▸ Input records
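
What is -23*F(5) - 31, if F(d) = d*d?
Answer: -606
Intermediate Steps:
F(d) = d**2
-23*F(5) - 31 = -23*5**2 - 31 = -23*25 - 31 = -575 - 31 = -606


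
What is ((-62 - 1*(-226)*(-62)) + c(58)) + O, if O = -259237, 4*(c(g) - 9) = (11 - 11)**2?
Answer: -273302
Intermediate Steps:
c(g) = 9 (c(g) = 9 + (11 - 11)**2/4 = 9 + (1/4)*0**2 = 9 + (1/4)*0 = 9 + 0 = 9)
((-62 - 1*(-226)*(-62)) + c(58)) + O = ((-62 - 1*(-226)*(-62)) + 9) - 259237 = ((-62 + 226*(-62)) + 9) - 259237 = ((-62 - 14012) + 9) - 259237 = (-14074 + 9) - 259237 = -14065 - 259237 = -273302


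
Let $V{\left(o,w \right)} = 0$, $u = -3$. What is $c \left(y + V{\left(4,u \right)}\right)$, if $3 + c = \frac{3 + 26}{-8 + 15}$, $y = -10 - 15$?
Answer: $- \frac{200}{7} \approx -28.571$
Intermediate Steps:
$y = -25$ ($y = -10 - 15 = -25$)
$c = \frac{8}{7}$ ($c = -3 + \frac{3 + 26}{-8 + 15} = -3 + \frac{29}{7} = \frac{8}{7} \approx 1.1429$)
$c \left(y + V{\left(4,u \right)}\right) = \frac{8 \left(-25 + 0\right)}{7} = \frac{8}{7} \left(-25\right) = - \frac{200}{7}$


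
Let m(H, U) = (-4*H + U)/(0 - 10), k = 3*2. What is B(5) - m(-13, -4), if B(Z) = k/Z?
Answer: 6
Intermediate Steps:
k = 6
B(Z) = 6/Z
m(H, U) = -U/10 + 2*H/5 (m(H, U) = (U - 4*H)/(-10) = (U - 4*H)*(-⅒) = -U/10 + 2*H/5)
B(5) - m(-13, -4) = 6/5 - (-⅒*(-4) + (⅖)*(-13)) = 6*(⅕) - (⅖ - 26/5) = 6/5 - 1*(-24/5) = 6/5 + 24/5 = 6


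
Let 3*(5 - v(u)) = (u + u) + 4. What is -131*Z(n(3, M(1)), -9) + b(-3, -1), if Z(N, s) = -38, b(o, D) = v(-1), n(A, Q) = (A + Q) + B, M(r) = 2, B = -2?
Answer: 14947/3 ≈ 4982.3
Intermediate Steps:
v(u) = 11/3 - 2*u/3 (v(u) = 5 - ((u + u) + 4)/3 = 5 - (2*u + 4)/3 = 5 - (4 + 2*u)/3 = 5 + (-4/3 - 2*u/3) = 11/3 - 2*u/3)
n(A, Q) = -2 + A + Q (n(A, Q) = (A + Q) - 2 = -2 + A + Q)
b(o, D) = 13/3 (b(o, D) = 11/3 - ⅔*(-1) = 11/3 + ⅔ = 13/3)
-131*Z(n(3, M(1)), -9) + b(-3, -1) = -131*(-38) + 13/3 = 4978 + 13/3 = 14947/3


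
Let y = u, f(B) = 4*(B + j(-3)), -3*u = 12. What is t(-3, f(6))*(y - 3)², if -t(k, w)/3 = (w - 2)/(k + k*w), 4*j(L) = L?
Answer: 931/22 ≈ 42.318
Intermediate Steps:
j(L) = L/4
u = -4 (u = -⅓*12 = -4)
f(B) = -3 + 4*B (f(B) = 4*(B + (¼)*(-3)) = 4*(B - ¾) = 4*(-¾ + B) = -3 + 4*B)
y = -4
t(k, w) = -3*(-2 + w)/(k + k*w) (t(k, w) = -3*(w - 2)/(k + k*w) = -3*(-2 + w)/(k + k*w))
t(-3, f(6))*(y - 3)² = (3*(2 - (-3 + 4*6))/(-3*(1 + (-3 + 4*6))))*(-4 - 3)² = (3*(-⅓)*(2 - (-3 + 24))/(1 + (-3 + 24)))*(-7)² = (3*(-⅓)*(2 - 1*21)/(1 + 21))*49 = (3*(-⅓)*(2 - 21)/22)*49 = (3*(-⅓)*(1/22)*(-19))*49 = (19/22)*49 = 931/22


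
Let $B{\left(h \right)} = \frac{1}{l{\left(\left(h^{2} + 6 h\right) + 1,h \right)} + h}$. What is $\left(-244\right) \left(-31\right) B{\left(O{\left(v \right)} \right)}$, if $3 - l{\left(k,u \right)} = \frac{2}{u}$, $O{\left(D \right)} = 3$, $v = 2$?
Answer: $\frac{5673}{4} \approx 1418.3$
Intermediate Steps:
$l{\left(k,u \right)} = 3 - \frac{2}{u}$
$B{\left(h \right)} = \frac{1}{3 + h - \frac{2}{h}}$ ($B{\left(h \right)} = \frac{1}{\left(3 - \frac{2}{h}\right) + h} = \frac{1}{3 + h - \frac{2}{h}}$)
$\left(-244\right) \left(-31\right) B{\left(O{\left(v \right)} \right)} = \left(-244\right) \left(-31\right) \frac{3}{-2 + 3^{2} + 3 \cdot 3} = 7564 \frac{3}{-2 + 9 + 9} = 7564 \cdot \frac{3}{16} = \frac{5673}{4}$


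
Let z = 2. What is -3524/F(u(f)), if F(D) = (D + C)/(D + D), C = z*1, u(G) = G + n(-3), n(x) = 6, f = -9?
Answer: -21144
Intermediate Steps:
u(G) = 6 + G (u(G) = G + 6 = 6 + G)
C = 2 (C = 2*1 = 2)
F(D) = (2 + D)/(2*D) (F(D) = (D + 2)/(D + D) = (2 + D)/((2*D)) = (2 + D)*(1/(2*D)) = (2 + D)/(2*D))
-3524/F(u(f)) = -3524*2*(6 - 9)/(2 + (6 - 9)) = -3524*(-6/(2 - 3)) = -3524/((½)*(-⅓)*(-1)) = -3524/⅙ = -3524*6 = -21144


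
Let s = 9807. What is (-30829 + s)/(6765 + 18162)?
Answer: -21022/24927 ≈ -0.84334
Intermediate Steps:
(-30829 + s)/(6765 + 18162) = (-30829 + 9807)/(6765 + 18162) = -21022/24927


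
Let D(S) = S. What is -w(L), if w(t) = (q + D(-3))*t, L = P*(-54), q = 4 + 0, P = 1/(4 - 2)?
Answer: 27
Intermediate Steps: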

▸ Task prompt
Would you restate each of the entries word for word?

▸ Completed task
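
What is -23*F(5) - 31, if F(d) = d*d?
Answer: -606
Intermediate Steps:
F(d) = d**2
-23*F(5) - 31 = -23*5**2 - 31 = -23*25 - 31 = -575 - 31 = -606


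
What is ((-62 - 1*(-226)*(-62)) + c(58)) + O, if O = -259237, 4*(c(g) - 9) = (11 - 11)**2?
Answer: -273302
Intermediate Steps:
c(g) = 9 (c(g) = 9 + (11 - 11)**2/4 = 9 + (1/4)*0**2 = 9 + (1/4)*0 = 9 + 0 = 9)
((-62 - 1*(-226)*(-62)) + c(58)) + O = ((-62 - 1*(-226)*(-62)) + 9) - 259237 = ((-62 + 226*(-62)) + 9) - 259237 = ((-62 - 14012) + 9) - 259237 = (-14074 + 9) - 259237 = -14065 - 259237 = -273302


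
Let $V{\left(o,w \right)} = 0$, $u = -3$. What is $c \left(y + V{\left(4,u \right)}\right)$, if $3 + c = \frac{3 + 26}{-8 + 15}$, $y = -10 - 15$?
Answer: $- \frac{200}{7} \approx -28.571$
Intermediate Steps:
$y = -25$ ($y = -10 - 15 = -25$)
$c = \frac{8}{7}$ ($c = -3 + \frac{3 + 26}{-8 + 15} = -3 + \frac{29}{7} = \frac{8}{7} \approx 1.1429$)
$c \left(y + V{\left(4,u \right)}\right) = \frac{8 \left(-25 + 0\right)}{7} = \frac{8}{7} \left(-25\right) = - \frac{200}{7}$


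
Let m(H, U) = (-4*H + U)/(0 - 10), k = 3*2. What is B(5) - m(-13, -4), if B(Z) = k/Z?
Answer: 6
Intermediate Steps:
k = 6
B(Z) = 6/Z
m(H, U) = -U/10 + 2*H/5 (m(H, U) = (U - 4*H)/(-10) = (U - 4*H)*(-⅒) = -U/10 + 2*H/5)
B(5) - m(-13, -4) = 6/5 - (-⅒*(-4) + (⅖)*(-13)) = 6*(⅕) - (⅖ - 26/5) = 6/5 - 1*(-24/5) = 6/5 + 24/5 = 6


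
Let 3*(5 - v(u)) = (u + u) + 4. What is -131*Z(n(3, M(1)), -9) + b(-3, -1), if Z(N, s) = -38, b(o, D) = v(-1), n(A, Q) = (A + Q) + B, M(r) = 2, B = -2?
Answer: 14947/3 ≈ 4982.3
Intermediate Steps:
v(u) = 11/3 - 2*u/3 (v(u) = 5 - ((u + u) + 4)/3 = 5 - (2*u + 4)/3 = 5 - (4 + 2*u)/3 = 5 + (-4/3 - 2*u/3) = 11/3 - 2*u/3)
n(A, Q) = -2 + A + Q (n(A, Q) = (A + Q) - 2 = -2 + A + Q)
b(o, D) = 13/3 (b(o, D) = 11/3 - ⅔*(-1) = 11/3 + ⅔ = 13/3)
-131*Z(n(3, M(1)), -9) + b(-3, -1) = -131*(-38) + 13/3 = 4978 + 13/3 = 14947/3


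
Let y = u, f(B) = 4*(B + j(-3)), -3*u = 12. What is t(-3, f(6))*(y - 3)², if -t(k, w)/3 = (w - 2)/(k + k*w), 4*j(L) = L?
Answer: 931/22 ≈ 42.318
Intermediate Steps:
j(L) = L/4
u = -4 (u = -⅓*12 = -4)
f(B) = -3 + 4*B (f(B) = 4*(B + (¼)*(-3)) = 4*(B - ¾) = 4*(-¾ + B) = -3 + 4*B)
y = -4
t(k, w) = -3*(-2 + w)/(k + k*w) (t(k, w) = -3*(w - 2)/(k + k*w) = -3*(-2 + w)/(k + k*w))
t(-3, f(6))*(y - 3)² = (3*(2 - (-3 + 4*6))/(-3*(1 + (-3 + 4*6))))*(-4 - 3)² = (3*(-⅓)*(2 - (-3 + 24))/(1 + (-3 + 24)))*(-7)² = (3*(-⅓)*(2 - 1*21)/(1 + 21))*49 = (3*(-⅓)*(2 - 21)/22)*49 = (3*(-⅓)*(1/22)*(-19))*49 = (19/22)*49 = 931/22


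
Let $B{\left(h \right)} = \frac{1}{l{\left(\left(h^{2} + 6 h\right) + 1,h \right)} + h}$. What is $\left(-244\right) \left(-31\right) B{\left(O{\left(v \right)} \right)}$, if $3 - l{\left(k,u \right)} = \frac{2}{u}$, $O{\left(D \right)} = 3$, $v = 2$?
Answer: $\frac{5673}{4} \approx 1418.3$
Intermediate Steps:
$l{\left(k,u \right)} = 3 - \frac{2}{u}$
$B{\left(h \right)} = \frac{1}{3 + h - \frac{2}{h}}$ ($B{\left(h \right)} = \frac{1}{\left(3 - \frac{2}{h}\right) + h} = \frac{1}{3 + h - \frac{2}{h}}$)
$\left(-244\right) \left(-31\right) B{\left(O{\left(v \right)} \right)} = \left(-244\right) \left(-31\right) \frac{3}{-2 + 3^{2} + 3 \cdot 3} = 7564 \frac{3}{-2 + 9 + 9} = 7564 \cdot \frac{3}{16} = \frac{5673}{4}$


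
Let z = 2. What is -3524/F(u(f)), if F(D) = (D + C)/(D + D), C = z*1, u(G) = G + n(-3), n(x) = 6, f = -9?
Answer: -21144
Intermediate Steps:
u(G) = 6 + G (u(G) = G + 6 = 6 + G)
C = 2 (C = 2*1 = 2)
F(D) = (2 + D)/(2*D) (F(D) = (D + 2)/(D + D) = (2 + D)/((2*D)) = (2 + D)*(1/(2*D)) = (2 + D)/(2*D))
-3524/F(u(f)) = -3524*2*(6 - 9)/(2 + (6 - 9)) = -3524*(-6/(2 - 3)) = -3524/((½)*(-⅓)*(-1)) = -3524/⅙ = -3524*6 = -21144


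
Let s = 9807. What is (-30829 + s)/(6765 + 18162)?
Answer: -21022/24927 ≈ -0.84334
Intermediate Steps:
(-30829 + s)/(6765 + 18162) = (-30829 + 9807)/(6765 + 18162) = -21022/24927


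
Let D(S) = S. What is -w(L), if w(t) = (q + D(-3))*t, L = P*(-54), q = 4 + 0, P = 1/(4 - 2)?
Answer: 27
Intermediate Steps: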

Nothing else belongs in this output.